▸ **Task**: Could you set down the full listing, unchanged?
Segment Start: The data
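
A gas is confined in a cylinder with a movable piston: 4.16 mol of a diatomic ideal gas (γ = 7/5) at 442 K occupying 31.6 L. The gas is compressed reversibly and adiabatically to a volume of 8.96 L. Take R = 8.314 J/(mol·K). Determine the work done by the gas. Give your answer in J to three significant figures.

Adiabatic: TV^(γ−1) = const with γ = 7/5.
T₂ = T₁ (V₁/V₂)^(γ−1) = 442 × (31.6/8.96)^0.4 = 442 × 1.656 = 731.8 K.
W_by = nCᵥ(T₁ − T₂) = (4.16)(20.79)(442 − 731.8) = -25055 J.

W ≈ -25100 J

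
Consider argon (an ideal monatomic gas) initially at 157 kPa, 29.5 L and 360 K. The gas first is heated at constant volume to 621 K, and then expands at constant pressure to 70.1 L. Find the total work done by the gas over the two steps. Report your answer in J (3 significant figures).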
Segment End: The data
▸ **Result for this task**:
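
A gas is confined in a cylinder with a movable piston: 4.16 mol of a diatomic ideal gas (γ = 7/5) at 442 K occupying 31.6 L. The gas is compressed reversibly and adiabatically to a volume of 8.96 L. Take R = 8.314 J/(mol·K). Determine the work done by the gas. Give your answer in J to three significant figures.

Adiabatic: TV^(γ−1) = const with γ = 7/5.
T₂ = T₁ (V₁/V₂)^(γ−1) = 442 × (31.6/8.96)^0.4 = 442 × 1.656 = 731.8 K.
W_by = nCᵥ(T₁ − T₂) = (4.16)(20.79)(442 − 731.8) = -25055 J.

W ≈ -25100 J

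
Consider argon (an ideal monatomic gas) initially at 157 kPa, 29.5 L and 360 K. The gas first is heated at constant volume to 621 K, and then expands at constant pressure to 70.1 L. Find the total work done by the gas over the two steps. Report your answer in J (3 significant figures).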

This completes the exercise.